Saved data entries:
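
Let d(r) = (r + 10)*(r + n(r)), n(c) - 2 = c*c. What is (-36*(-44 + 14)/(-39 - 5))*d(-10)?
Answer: 0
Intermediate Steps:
n(c) = 2 + c² (n(c) = 2 + c*c = 2 + c²)
d(r) = (10 + r)*(2 + r + r²) (d(r) = (r + 10)*(r + (2 + r²)) = (10 + r)*(2 + r + r²))
(-36*(-44 + 14)/(-39 - 5))*d(-10) = (-36*(-44 + 14)/(-39 - 5))*(20 + (-10)³ + 11*(-10)² + 12*(-10)) = (-(-1080)/(-44))*(20 - 1000 + 11*100 - 120) = (-(-1080)*(-1)/44)*(20 - 1000 + 1100 - 120) = -36*15/22*0 = -270/11*0 = 0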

_The problem_
Provide a verbatim reproduction of all the records.

_Response area_
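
Let d(r) = (r + 10)*(r + n(r)), n(c) - 2 = c*c. What is (-36*(-44 + 14)/(-39 - 5))*d(-10)?
Answer: 0
Intermediate Steps:
n(c) = 2 + c² (n(c) = 2 + c*c = 2 + c²)
d(r) = (10 + r)*(2 + r + r²) (d(r) = (r + 10)*(r + (2 + r²)) = (10 + r)*(2 + r + r²))
(-36*(-44 + 14)/(-39 - 5))*d(-10) = (-36*(-44 + 14)/(-39 - 5))*(20 + (-10)³ + 11*(-10)² + 12*(-10)) = (-(-1080)/(-44))*(20 - 1000 + 11*100 - 120) = (-(-1080)*(-1)/44)*(20 - 1000 + 1100 - 120) = -36*15/22*0 = -270/11*0 = 0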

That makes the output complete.